# What this task involves
Filter the records below and copy every line containing the word "compliance".

# Data section
====

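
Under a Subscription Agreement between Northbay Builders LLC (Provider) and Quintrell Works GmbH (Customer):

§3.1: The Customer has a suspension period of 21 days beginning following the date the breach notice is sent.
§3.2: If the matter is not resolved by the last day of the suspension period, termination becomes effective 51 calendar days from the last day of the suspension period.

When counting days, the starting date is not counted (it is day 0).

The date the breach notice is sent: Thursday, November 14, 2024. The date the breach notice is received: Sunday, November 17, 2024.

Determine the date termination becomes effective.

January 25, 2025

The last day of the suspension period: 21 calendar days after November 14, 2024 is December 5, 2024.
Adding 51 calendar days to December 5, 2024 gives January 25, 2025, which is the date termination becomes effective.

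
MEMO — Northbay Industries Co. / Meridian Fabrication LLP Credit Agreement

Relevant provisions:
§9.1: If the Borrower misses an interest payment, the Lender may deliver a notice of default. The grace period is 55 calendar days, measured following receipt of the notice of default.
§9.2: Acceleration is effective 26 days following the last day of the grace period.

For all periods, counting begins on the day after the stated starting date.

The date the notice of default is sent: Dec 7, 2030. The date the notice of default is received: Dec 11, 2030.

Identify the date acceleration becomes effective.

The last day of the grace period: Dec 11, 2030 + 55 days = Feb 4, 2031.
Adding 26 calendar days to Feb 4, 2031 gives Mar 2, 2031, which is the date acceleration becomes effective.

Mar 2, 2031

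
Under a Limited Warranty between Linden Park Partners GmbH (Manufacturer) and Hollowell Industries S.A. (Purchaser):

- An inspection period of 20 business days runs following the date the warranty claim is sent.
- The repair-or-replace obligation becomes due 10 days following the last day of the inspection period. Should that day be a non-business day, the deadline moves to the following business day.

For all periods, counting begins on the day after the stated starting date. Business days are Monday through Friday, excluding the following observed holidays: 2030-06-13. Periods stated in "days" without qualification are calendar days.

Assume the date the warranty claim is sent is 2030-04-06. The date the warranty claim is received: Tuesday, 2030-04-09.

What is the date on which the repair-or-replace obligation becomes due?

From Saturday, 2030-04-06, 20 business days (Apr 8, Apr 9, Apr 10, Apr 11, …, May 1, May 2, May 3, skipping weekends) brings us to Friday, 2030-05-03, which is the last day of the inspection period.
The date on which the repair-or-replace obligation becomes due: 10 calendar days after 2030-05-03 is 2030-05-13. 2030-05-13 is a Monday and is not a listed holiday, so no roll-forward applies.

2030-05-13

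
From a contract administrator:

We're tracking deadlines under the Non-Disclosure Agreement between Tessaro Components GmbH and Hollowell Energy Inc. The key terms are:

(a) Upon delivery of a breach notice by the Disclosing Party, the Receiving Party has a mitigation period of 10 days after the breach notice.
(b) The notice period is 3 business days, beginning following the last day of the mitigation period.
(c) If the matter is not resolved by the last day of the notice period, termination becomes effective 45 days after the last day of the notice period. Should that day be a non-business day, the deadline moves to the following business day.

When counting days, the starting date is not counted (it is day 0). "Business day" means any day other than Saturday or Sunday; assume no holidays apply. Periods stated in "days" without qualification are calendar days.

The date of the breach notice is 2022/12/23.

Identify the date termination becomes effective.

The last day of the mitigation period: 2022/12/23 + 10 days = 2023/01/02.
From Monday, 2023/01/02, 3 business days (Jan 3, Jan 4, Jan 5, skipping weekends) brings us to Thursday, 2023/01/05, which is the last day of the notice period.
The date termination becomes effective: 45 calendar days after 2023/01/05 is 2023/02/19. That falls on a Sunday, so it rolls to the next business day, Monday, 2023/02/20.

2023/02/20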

====

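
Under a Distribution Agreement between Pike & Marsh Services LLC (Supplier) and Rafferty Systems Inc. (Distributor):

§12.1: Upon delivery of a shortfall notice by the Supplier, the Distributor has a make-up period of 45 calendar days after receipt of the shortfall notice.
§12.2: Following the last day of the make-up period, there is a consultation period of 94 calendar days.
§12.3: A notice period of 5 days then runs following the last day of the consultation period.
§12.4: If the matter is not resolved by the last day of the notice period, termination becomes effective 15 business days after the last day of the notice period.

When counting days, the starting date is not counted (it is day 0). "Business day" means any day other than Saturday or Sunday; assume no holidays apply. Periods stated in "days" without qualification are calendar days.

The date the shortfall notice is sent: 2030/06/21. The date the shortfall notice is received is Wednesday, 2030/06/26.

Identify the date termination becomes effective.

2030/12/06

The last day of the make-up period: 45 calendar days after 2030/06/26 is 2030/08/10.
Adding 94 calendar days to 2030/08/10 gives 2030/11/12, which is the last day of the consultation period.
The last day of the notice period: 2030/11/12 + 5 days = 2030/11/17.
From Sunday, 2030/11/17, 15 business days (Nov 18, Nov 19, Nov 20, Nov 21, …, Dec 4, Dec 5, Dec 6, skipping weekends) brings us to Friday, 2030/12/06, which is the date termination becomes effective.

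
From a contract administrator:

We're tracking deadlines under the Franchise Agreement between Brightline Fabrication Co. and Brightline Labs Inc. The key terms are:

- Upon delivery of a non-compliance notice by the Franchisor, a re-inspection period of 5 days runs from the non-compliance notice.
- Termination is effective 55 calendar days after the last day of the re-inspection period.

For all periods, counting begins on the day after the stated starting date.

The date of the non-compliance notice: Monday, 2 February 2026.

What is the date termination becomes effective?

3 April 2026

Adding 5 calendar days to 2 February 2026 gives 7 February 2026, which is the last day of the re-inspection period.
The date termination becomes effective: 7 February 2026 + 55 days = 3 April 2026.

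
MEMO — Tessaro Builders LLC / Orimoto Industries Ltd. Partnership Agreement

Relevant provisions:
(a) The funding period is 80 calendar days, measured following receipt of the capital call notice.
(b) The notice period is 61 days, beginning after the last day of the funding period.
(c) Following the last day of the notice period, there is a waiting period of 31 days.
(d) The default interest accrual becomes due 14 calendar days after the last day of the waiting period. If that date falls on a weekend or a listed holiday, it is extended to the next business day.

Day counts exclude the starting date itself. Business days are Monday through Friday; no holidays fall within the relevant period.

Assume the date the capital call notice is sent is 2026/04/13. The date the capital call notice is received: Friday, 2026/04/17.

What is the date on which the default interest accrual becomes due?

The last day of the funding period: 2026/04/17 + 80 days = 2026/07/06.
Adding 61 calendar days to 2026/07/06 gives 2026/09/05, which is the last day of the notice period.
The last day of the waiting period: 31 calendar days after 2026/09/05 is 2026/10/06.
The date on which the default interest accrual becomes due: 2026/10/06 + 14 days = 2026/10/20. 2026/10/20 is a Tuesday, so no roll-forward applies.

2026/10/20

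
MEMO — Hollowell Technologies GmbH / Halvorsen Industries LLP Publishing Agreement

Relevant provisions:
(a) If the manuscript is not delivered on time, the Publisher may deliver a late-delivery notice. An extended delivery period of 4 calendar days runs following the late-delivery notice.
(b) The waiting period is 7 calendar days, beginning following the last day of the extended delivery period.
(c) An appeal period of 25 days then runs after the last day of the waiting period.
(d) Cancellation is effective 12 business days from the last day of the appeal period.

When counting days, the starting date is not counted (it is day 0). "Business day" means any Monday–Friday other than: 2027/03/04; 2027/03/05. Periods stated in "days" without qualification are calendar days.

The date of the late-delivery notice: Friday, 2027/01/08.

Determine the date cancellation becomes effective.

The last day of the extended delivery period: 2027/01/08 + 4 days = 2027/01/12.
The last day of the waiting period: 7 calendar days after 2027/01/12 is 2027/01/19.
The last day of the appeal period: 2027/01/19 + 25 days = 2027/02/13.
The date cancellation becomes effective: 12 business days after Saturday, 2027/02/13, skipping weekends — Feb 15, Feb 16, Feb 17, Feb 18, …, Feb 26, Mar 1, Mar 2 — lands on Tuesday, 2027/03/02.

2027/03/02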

====

# Task answer
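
- Upon delivery of a non-compliance notice by the Franchisor, a re-inspection period of 5 days runs from the non-compliance notice.
The date of the non-compliance notice: Monday, 2 February 2026.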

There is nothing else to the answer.